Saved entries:
>>>>>

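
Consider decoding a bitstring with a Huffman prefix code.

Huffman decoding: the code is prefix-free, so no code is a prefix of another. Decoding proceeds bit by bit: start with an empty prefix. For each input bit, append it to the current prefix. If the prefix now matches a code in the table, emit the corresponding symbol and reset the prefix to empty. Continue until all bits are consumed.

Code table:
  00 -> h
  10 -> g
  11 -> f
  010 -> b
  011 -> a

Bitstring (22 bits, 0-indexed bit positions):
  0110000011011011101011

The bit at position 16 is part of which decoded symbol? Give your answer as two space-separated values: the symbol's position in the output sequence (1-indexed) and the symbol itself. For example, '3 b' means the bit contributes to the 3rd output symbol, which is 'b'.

Bit 0: prefix='0' (no match yet)
Bit 1: prefix='01' (no match yet)
Bit 2: prefix='011' -> emit 'a', reset
Bit 3: prefix='0' (no match yet)
Bit 4: prefix='00' -> emit 'h', reset
Bit 5: prefix='0' (no match yet)
Bit 6: prefix='00' -> emit 'h', reset
Bit 7: prefix='0' (no match yet)
Bit 8: prefix='01' (no match yet)
Bit 9: prefix='011' -> emit 'a', reset
Bit 10: prefix='0' (no match yet)
Bit 11: prefix='01' (no match yet)
Bit 12: prefix='011' -> emit 'a', reset
Bit 13: prefix='0' (no match yet)
Bit 14: prefix='01' (no match yet)
Bit 15: prefix='011' -> emit 'a', reset
Bit 16: prefix='1' (no match yet)
Bit 17: prefix='10' -> emit 'g', reset
Bit 18: prefix='1' (no match yet)
Bit 19: prefix='10' -> emit 'g', reset
Bit 20: prefix='1' (no match yet)

Answer: 7 g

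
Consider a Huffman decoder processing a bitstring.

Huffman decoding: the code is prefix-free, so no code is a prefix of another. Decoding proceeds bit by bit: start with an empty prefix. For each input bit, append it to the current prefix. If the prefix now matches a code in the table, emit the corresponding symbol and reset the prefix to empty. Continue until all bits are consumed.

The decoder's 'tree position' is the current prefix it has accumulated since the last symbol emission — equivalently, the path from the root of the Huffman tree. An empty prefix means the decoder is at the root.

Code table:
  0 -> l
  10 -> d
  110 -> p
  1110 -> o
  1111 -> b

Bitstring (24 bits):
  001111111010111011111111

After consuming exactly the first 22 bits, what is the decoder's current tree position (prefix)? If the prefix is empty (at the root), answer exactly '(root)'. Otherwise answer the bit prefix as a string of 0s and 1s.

Bit 0: prefix='0' -> emit 'l', reset
Bit 1: prefix='0' -> emit 'l', reset
Bit 2: prefix='1' (no match yet)
Bit 3: prefix='11' (no match yet)
Bit 4: prefix='111' (no match yet)
Bit 5: prefix='1111' -> emit 'b', reset
Bit 6: prefix='1' (no match yet)
Bit 7: prefix='11' (no match yet)
Bit 8: prefix='111' (no match yet)
Bit 9: prefix='1110' -> emit 'o', reset
Bit 10: prefix='1' (no match yet)
Bit 11: prefix='10' -> emit 'd', reset
Bit 12: prefix='1' (no match yet)
Bit 13: prefix='11' (no match yet)
Bit 14: prefix='111' (no match yet)
Bit 15: prefix='1110' -> emit 'o', reset
Bit 16: prefix='1' (no match yet)
Bit 17: prefix='11' (no match yet)
Bit 18: prefix='111' (no match yet)
Bit 19: prefix='1111' -> emit 'b', reset
Bit 20: prefix='1' (no match yet)
Bit 21: prefix='11' (no match yet)

Answer: 11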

<<<<<

## WHAT IS NEEDED:
Reproduce the data in its entirety. Keep every character unchanged.

## RESULT OF THE EXERCISE:
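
Consider decoding a bitstring with a Huffman prefix code.

Huffman decoding: the code is prefix-free, so no code is a prefix of another. Decoding proceeds bit by bit: start with an empty prefix. For each input bit, append it to the current prefix. If the prefix now matches a code in the table, emit the corresponding symbol and reset the prefix to empty. Continue until all bits are consumed.

Code table:
  00 -> h
  10 -> g
  11 -> f
  010 -> b
  011 -> a

Bitstring (22 bits, 0-indexed bit positions):
  0110000011011011101011

The bit at position 16 is part of which decoded symbol? Give your answer as two space-separated values: the symbol's position in the output sequence (1-indexed) and the symbol itself. For example, '3 b' means the bit contributes to the 3rd output symbol, which is 'b'.

Bit 0: prefix='0' (no match yet)
Bit 1: prefix='01' (no match yet)
Bit 2: prefix='011' -> emit 'a', reset
Bit 3: prefix='0' (no match yet)
Bit 4: prefix='00' -> emit 'h', reset
Bit 5: prefix='0' (no match yet)
Bit 6: prefix='00' -> emit 'h', reset
Bit 7: prefix='0' (no match yet)
Bit 8: prefix='01' (no match yet)
Bit 9: prefix='011' -> emit 'a', reset
Bit 10: prefix='0' (no match yet)
Bit 11: prefix='01' (no match yet)
Bit 12: prefix='011' -> emit 'a', reset
Bit 13: prefix='0' (no match yet)
Bit 14: prefix='01' (no match yet)
Bit 15: prefix='011' -> emit 'a', reset
Bit 16: prefix='1' (no match yet)
Bit 17: prefix='10' -> emit 'g', reset
Bit 18: prefix='1' (no match yet)
Bit 19: prefix='10' -> emit 'g', reset
Bit 20: prefix='1' (no match yet)

Answer: 7 g

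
Consider a Huffman decoder processing a bitstring.

Huffman decoding: the code is prefix-free, so no code is a prefix of another. Decoding proceeds bit by bit: start with an empty prefix. For each input bit, append it to the current prefix. If the prefix now matches a code in the table, emit the corresponding symbol and reset the prefix to empty. Continue until all bits are consumed.

The decoder's 'tree position' is the current prefix it has accumulated since the last symbol emission — equivalently, the path from the root of the Huffman tree. An empty prefix means the decoder is at the root.

Code table:
  0 -> l
  10 -> d
  110 -> p
  1110 -> o
  1111 -> b

Bitstring (24 bits):
  001111111010111011111111

After consuming exactly the first 22 bits, what is the decoder's current tree position (prefix)? If the prefix is empty (at the root), answer exactly '(root)'. Otherwise answer the bit prefix as a string of 0s and 1s.

Bit 0: prefix='0' -> emit 'l', reset
Bit 1: prefix='0' -> emit 'l', reset
Bit 2: prefix='1' (no match yet)
Bit 3: prefix='11' (no match yet)
Bit 4: prefix='111' (no match yet)
Bit 5: prefix='1111' -> emit 'b', reset
Bit 6: prefix='1' (no match yet)
Bit 7: prefix='11' (no match yet)
Bit 8: prefix='111' (no match yet)
Bit 9: prefix='1110' -> emit 'o', reset
Bit 10: prefix='1' (no match yet)
Bit 11: prefix='10' -> emit 'd', reset
Bit 12: prefix='1' (no match yet)
Bit 13: prefix='11' (no match yet)
Bit 14: prefix='111' (no match yet)
Bit 15: prefix='1110' -> emit 'o', reset
Bit 16: prefix='1' (no match yet)
Bit 17: prefix='11' (no match yet)
Bit 18: prefix='111' (no match yet)
Bit 19: prefix='1111' -> emit 'b', reset
Bit 20: prefix='1' (no match yet)
Bit 21: prefix='11' (no match yet)

Answer: 11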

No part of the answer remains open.